[Excerpted records]

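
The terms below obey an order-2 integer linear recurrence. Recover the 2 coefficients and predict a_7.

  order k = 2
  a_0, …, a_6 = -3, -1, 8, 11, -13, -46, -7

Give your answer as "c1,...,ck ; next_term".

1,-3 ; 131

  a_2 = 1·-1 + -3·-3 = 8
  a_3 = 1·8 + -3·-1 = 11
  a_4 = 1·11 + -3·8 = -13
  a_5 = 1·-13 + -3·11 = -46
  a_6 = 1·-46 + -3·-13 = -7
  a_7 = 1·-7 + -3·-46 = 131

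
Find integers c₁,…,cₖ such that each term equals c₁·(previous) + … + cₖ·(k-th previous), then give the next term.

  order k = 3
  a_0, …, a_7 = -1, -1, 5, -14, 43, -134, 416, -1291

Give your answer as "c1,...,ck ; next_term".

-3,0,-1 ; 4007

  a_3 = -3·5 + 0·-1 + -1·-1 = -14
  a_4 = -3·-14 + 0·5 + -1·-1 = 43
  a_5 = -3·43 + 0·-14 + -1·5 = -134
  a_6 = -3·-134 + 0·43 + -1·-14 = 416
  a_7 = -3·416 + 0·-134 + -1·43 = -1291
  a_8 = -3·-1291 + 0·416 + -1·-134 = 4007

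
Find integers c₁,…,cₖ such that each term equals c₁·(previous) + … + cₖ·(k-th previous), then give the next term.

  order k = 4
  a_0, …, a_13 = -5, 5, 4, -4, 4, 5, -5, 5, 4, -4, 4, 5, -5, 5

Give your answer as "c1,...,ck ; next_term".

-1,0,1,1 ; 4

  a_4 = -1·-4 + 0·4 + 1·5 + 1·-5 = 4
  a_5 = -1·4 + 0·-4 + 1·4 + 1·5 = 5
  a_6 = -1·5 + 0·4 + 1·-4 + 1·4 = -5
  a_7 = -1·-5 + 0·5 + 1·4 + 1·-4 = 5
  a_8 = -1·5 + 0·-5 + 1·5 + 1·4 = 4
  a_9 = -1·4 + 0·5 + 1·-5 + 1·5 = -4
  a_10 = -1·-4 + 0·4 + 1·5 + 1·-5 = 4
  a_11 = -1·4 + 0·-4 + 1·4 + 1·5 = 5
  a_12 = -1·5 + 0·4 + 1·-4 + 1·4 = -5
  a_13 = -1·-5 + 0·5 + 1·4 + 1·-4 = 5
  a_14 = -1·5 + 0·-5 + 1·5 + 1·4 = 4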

[/Excerpted records]

* Exercise: The data above needs to be repeated exactly, line for line.

* Finished exercise:
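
The terms below obey an order-2 integer linear recurrence. Recover the 2 coefficients and predict a_7.

  order k = 2
  a_0, …, a_6 = -3, -1, 8, 11, -13, -46, -7

Give your answer as "c1,...,ck ; next_term".

1,-3 ; 131

  a_2 = 1·-1 + -3·-3 = 8
  a_3 = 1·8 + -3·-1 = 11
  a_4 = 1·11 + -3·8 = -13
  a_5 = 1·-13 + -3·11 = -46
  a_6 = 1·-46 + -3·-13 = -7
  a_7 = 1·-7 + -3·-46 = 131

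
Find integers c₁,…,cₖ such that each term equals c₁·(previous) + … + cₖ·(k-th previous), then give the next term.

  order k = 3
  a_0, …, a_7 = -1, -1, 5, -14, 43, -134, 416, -1291

Give your answer as "c1,...,ck ; next_term".

-3,0,-1 ; 4007

  a_3 = -3·5 + 0·-1 + -1·-1 = -14
  a_4 = -3·-14 + 0·5 + -1·-1 = 43
  a_5 = -3·43 + 0·-14 + -1·5 = -134
  a_6 = -3·-134 + 0·43 + -1·-14 = 416
  a_7 = -3·416 + 0·-134 + -1·43 = -1291
  a_8 = -3·-1291 + 0·416 + -1·-134 = 4007

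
Find integers c₁,…,cₖ such that each term equals c₁·(previous) + … + cₖ·(k-th previous), then give the next term.

  order k = 4
  a_0, …, a_13 = -5, 5, 4, -4, 4, 5, -5, 5, 4, -4, 4, 5, -5, 5

Give your answer as "c1,...,ck ; next_term".

-1,0,1,1 ; 4

  a_4 = -1·-4 + 0·4 + 1·5 + 1·-5 = 4
  a_5 = -1·4 + 0·-4 + 1·4 + 1·5 = 5
  a_6 = -1·5 + 0·4 + 1·-4 + 1·4 = -5
  a_7 = -1·-5 + 0·5 + 1·4 + 1·-4 = 5
  a_8 = -1·5 + 0·-5 + 1·5 + 1·4 = 4
  a_9 = -1·4 + 0·5 + 1·-5 + 1·5 = -4
  a_10 = -1·-4 + 0·4 + 1·5 + 1·-5 = 4
  a_11 = -1·4 + 0·-4 + 1·4 + 1·5 = 5
  a_12 = -1·5 + 0·4 + 1·-4 + 1·4 = -5
  a_13 = -1·-5 + 0·5 + 1·4 + 1·-4 = 5
  a_14 = -1·5 + 0·-5 + 1·5 + 1·4 = 4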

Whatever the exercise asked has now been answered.